Description of the task:
Would you return the material below exactly, with no line left out?

Provided data:

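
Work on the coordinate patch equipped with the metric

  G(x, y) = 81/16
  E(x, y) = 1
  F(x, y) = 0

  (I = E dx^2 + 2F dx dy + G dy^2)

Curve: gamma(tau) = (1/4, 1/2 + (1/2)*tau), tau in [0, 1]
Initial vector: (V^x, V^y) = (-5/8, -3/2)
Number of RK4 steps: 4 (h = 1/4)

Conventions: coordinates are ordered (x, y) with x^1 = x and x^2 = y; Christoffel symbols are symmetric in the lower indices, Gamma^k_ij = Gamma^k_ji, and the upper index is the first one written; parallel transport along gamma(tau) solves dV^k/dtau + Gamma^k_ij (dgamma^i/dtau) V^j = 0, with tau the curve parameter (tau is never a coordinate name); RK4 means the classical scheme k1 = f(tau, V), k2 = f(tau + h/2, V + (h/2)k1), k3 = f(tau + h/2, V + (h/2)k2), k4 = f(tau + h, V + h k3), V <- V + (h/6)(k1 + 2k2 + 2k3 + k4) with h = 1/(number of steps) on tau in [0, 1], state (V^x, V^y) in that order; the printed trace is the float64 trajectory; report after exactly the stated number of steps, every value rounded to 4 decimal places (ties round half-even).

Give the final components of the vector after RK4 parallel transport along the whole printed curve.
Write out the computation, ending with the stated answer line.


gamma'(tau) = (0, 1/2); f(tau, V)^k = -Gamma^k_ij(gamma(tau)) gamma'^i(tau) V^j; h = 1/4; intermediate values shown to 6 dp
curve data and Christoffel symbols at the stage parameters:
  tau = 0.000000: gamma = (0.250000, 0.500000), gamma' = (0.000000, 0.500000); Gamma_xxx = 0.000000, Gamma_xxy = 0.000000, Gamma_xyy = 0.000000, Gamma_yxx = 0.000000, Gamma_yxy = 0.000000, Gamma_yyy = 0.000000
  tau = 0.125000: gamma = (0.250000, 0.562500), gamma' = (0.000000, 0.500000); Gamma_xxx = 0.000000, Gamma_xxy = 0.000000, Gamma_xyy = 0.000000, Gamma_yxx = 0.000000, Gamma_yxy = 0.000000, Gamma_yyy = 0.000000
  tau = 0.250000: gamma = (0.250000, 0.625000), gamma' = (0.000000, 0.500000); Gamma_xxx = 0.000000, Gamma_xxy = 0.000000, Gamma_xyy = 0.000000, Gamma_yxx = 0.000000, Gamma_yxy = 0.000000, Gamma_yyy = 0.000000
  tau = 0.375000: gamma = (0.250000, 0.687500), gamma' = (0.000000, 0.500000); Gamma_xxx = 0.000000, Gamma_xxy = 0.000000, Gamma_xyy = 0.000000, Gamma_yxx = 0.000000, Gamma_yxy = 0.000000, Gamma_yyy = 0.000000
  tau = 0.500000: gamma = (0.250000, 0.750000), gamma' = (0.000000, 0.500000); Gamma_xxx = 0.000000, Gamma_xxy = 0.000000, Gamma_xyy = 0.000000, Gamma_yxx = 0.000000, Gamma_yxy = 0.000000, Gamma_yyy = 0.000000
  tau = 0.625000: gamma = (0.250000, 0.812500), gamma' = (0.000000, 0.500000); Gamma_xxx = 0.000000, Gamma_xxy = 0.000000, Gamma_xyy = 0.000000, Gamma_yxx = 0.000000, Gamma_yxy = 0.000000, Gamma_yyy = 0.000000
  tau = 0.750000: gamma = (0.250000, 0.875000), gamma' = (0.000000, 0.500000); Gamma_xxx = 0.000000, Gamma_xxy = 0.000000, Gamma_xyy = 0.000000, Gamma_yxx = 0.000000, Gamma_yxy = 0.000000, Gamma_yyy = 0.000000
  tau = 0.875000: gamma = (0.250000, 0.937500), gamma' = (0.000000, 0.500000); Gamma_xxx = 0.000000, Gamma_xxy = 0.000000, Gamma_xyy = 0.000000, Gamma_yxx = 0.000000, Gamma_yxy = 0.000000, Gamma_yyy = 0.000000
  tau = 1.000000: gamma = (0.250000, 1.000000), gamma' = (0.000000, 0.500000); Gamma_xxx = 0.000000, Gamma_xxy = 0.000000, Gamma_xyy = 0.000000, Gamma_yxx = 0.000000, Gamma_yxy = 0.000000, Gamma_yyy = 0.000000
step 0: V^x = -0.6250, V^y = -1.5000
step 1: k1 = (0.000000, 0.000000), k2 = (0.000000, 0.000000), k3 = (0.000000, 0.000000), k4 = (0.000000, 0.000000); V <- V + (h/6)(k1 + 2k2 + 2k3 + k4): V^x = -0.6250, V^y = -1.5000
step 2: k1 = (0.000000, 0.000000), k2 = (0.000000, 0.000000), k3 = (0.000000, 0.000000), k4 = (0.000000, 0.000000); V <- V + (h/6)(k1 + 2k2 + 2k3 + k4): V^x = -0.6250, V^y = -1.5000
step 3: k1 = (0.000000, 0.000000), k2 = (0.000000, 0.000000), k3 = (0.000000, 0.000000), k4 = (0.000000, 0.000000); V <- V + (h/6)(k1 + 2k2 + 2k3 + k4): V^x = -0.6250, V^y = -1.5000
step 4: k1 = (0.000000, 0.000000), k2 = (0.000000, 0.000000), k3 = (0.000000, 0.000000), k4 = (0.000000, 0.000000); V <- V + (h/6)(k1 + 2k2 + 2k3 + k4): V^x = -0.6250, V^y = -1.5000

Answer: V^x = -0.6250, V^y = -1.5000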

Solved problem:
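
Work on the coordinate patch equipped with the metric

  G(x, y) = 81/16
  E(x, y) = 1
  F(x, y) = 0

  (I = E dx^2 + 2F dx dy + G dy^2)

Curve: gamma(tau) = (1/4, 1/2 + (1/2)*tau), tau in [0, 1]
Initial vector: (V^x, V^y) = (-5/8, -3/2)
Number of RK4 steps: 4 (h = 1/4)

Conventions: coordinates are ordered (x, y) with x^1 = x and x^2 = y; Christoffel symbols are symmetric in the lower indices, Gamma^k_ij = Gamma^k_ji, and the upper index is the first one written; parallel transport along gamma(tau) solves dV^k/dtau + Gamma^k_ij (dgamma^i/dtau) V^j = 0, with tau the curve parameter (tau is never a coordinate name); RK4 means the classical scheme k1 = f(tau, V), k2 = f(tau + h/2, V + (h/2)k1), k3 = f(tau + h/2, V + (h/2)k2), k4 = f(tau + h, V + h k3), V <- V + (h/6)(k1 + 2k2 + 2k3 + k4) with h = 1/(number of steps) on tau in [0, 1], state (V^x, V^y) in that order; the printed trace is the float64 trajectory; report after exactly the stated number of steps, every value rounded to 4 decimal places (ties round half-even).

Give the final components of the vector after RK4 parallel transport along the whole printed curve.
Write out the computation, ending with the stated answer line.


gamma'(tau) = (0, 1/2); f(tau, V)^k = -Gamma^k_ij(gamma(tau)) gamma'^i(tau) V^j; h = 1/4; intermediate values shown to 6 dp
curve data and Christoffel symbols at the stage parameters:
  tau = 0.000000: gamma = (0.250000, 0.500000), gamma' = (0.000000, 0.500000); Gamma_xxx = 0.000000, Gamma_xxy = 0.000000, Gamma_xyy = 0.000000, Gamma_yxx = 0.000000, Gamma_yxy = 0.000000, Gamma_yyy = 0.000000
  tau = 0.125000: gamma = (0.250000, 0.562500), gamma' = (0.000000, 0.500000); Gamma_xxx = 0.000000, Gamma_xxy = 0.000000, Gamma_xyy = 0.000000, Gamma_yxx = 0.000000, Gamma_yxy = 0.000000, Gamma_yyy = 0.000000
  tau = 0.250000: gamma = (0.250000, 0.625000), gamma' = (0.000000, 0.500000); Gamma_xxx = 0.000000, Gamma_xxy = 0.000000, Gamma_xyy = 0.000000, Gamma_yxx = 0.000000, Gamma_yxy = 0.000000, Gamma_yyy = 0.000000
  tau = 0.375000: gamma = (0.250000, 0.687500), gamma' = (0.000000, 0.500000); Gamma_xxx = 0.000000, Gamma_xxy = 0.000000, Gamma_xyy = 0.000000, Gamma_yxx = 0.000000, Gamma_yxy = 0.000000, Gamma_yyy = 0.000000
  tau = 0.500000: gamma = (0.250000, 0.750000), gamma' = (0.000000, 0.500000); Gamma_xxx = 0.000000, Gamma_xxy = 0.000000, Gamma_xyy = 0.000000, Gamma_yxx = 0.000000, Gamma_yxy = 0.000000, Gamma_yyy = 0.000000
  tau = 0.625000: gamma = (0.250000, 0.812500), gamma' = (0.000000, 0.500000); Gamma_xxx = 0.000000, Gamma_xxy = 0.000000, Gamma_xyy = 0.000000, Gamma_yxx = 0.000000, Gamma_yxy = 0.000000, Gamma_yyy = 0.000000
  tau = 0.750000: gamma = (0.250000, 0.875000), gamma' = (0.000000, 0.500000); Gamma_xxx = 0.000000, Gamma_xxy = 0.000000, Gamma_xyy = 0.000000, Gamma_yxx = 0.000000, Gamma_yxy = 0.000000, Gamma_yyy = 0.000000
  tau = 0.875000: gamma = (0.250000, 0.937500), gamma' = (0.000000, 0.500000); Gamma_xxx = 0.000000, Gamma_xxy = 0.000000, Gamma_xyy = 0.000000, Gamma_yxx = 0.000000, Gamma_yxy = 0.000000, Gamma_yyy = 0.000000
  tau = 1.000000: gamma = (0.250000, 1.000000), gamma' = (0.000000, 0.500000); Gamma_xxx = 0.000000, Gamma_xxy = 0.000000, Gamma_xyy = 0.000000, Gamma_yxx = 0.000000, Gamma_yxy = 0.000000, Gamma_yyy = 0.000000
step 0: V^x = -0.6250, V^y = -1.5000
step 1: k1 = (0.000000, 0.000000), k2 = (0.000000, 0.000000), k3 = (0.000000, 0.000000), k4 = (0.000000, 0.000000); V <- V + (h/6)(k1 + 2k2 + 2k3 + k4): V^x = -0.6250, V^y = -1.5000
step 2: k1 = (0.000000, 0.000000), k2 = (0.000000, 0.000000), k3 = (0.000000, 0.000000), k4 = (0.000000, 0.000000); V <- V + (h/6)(k1 + 2k2 + 2k3 + k4): V^x = -0.6250, V^y = -1.5000
step 3: k1 = (0.000000, 0.000000), k2 = (0.000000, 0.000000), k3 = (0.000000, 0.000000), k4 = (0.000000, 0.000000); V <- V + (h/6)(k1 + 2k2 + 2k3 + k4): V^x = -0.6250, V^y = -1.5000
step 4: k1 = (0.000000, 0.000000), k2 = (0.000000, 0.000000), k3 = (0.000000, 0.000000), k4 = (0.000000, 0.000000); V <- V + (h/6)(k1 + 2k2 + 2k3 + k4): V^x = -0.6250, V^y = -1.5000

Answer: V^x = -0.6250, V^y = -1.5000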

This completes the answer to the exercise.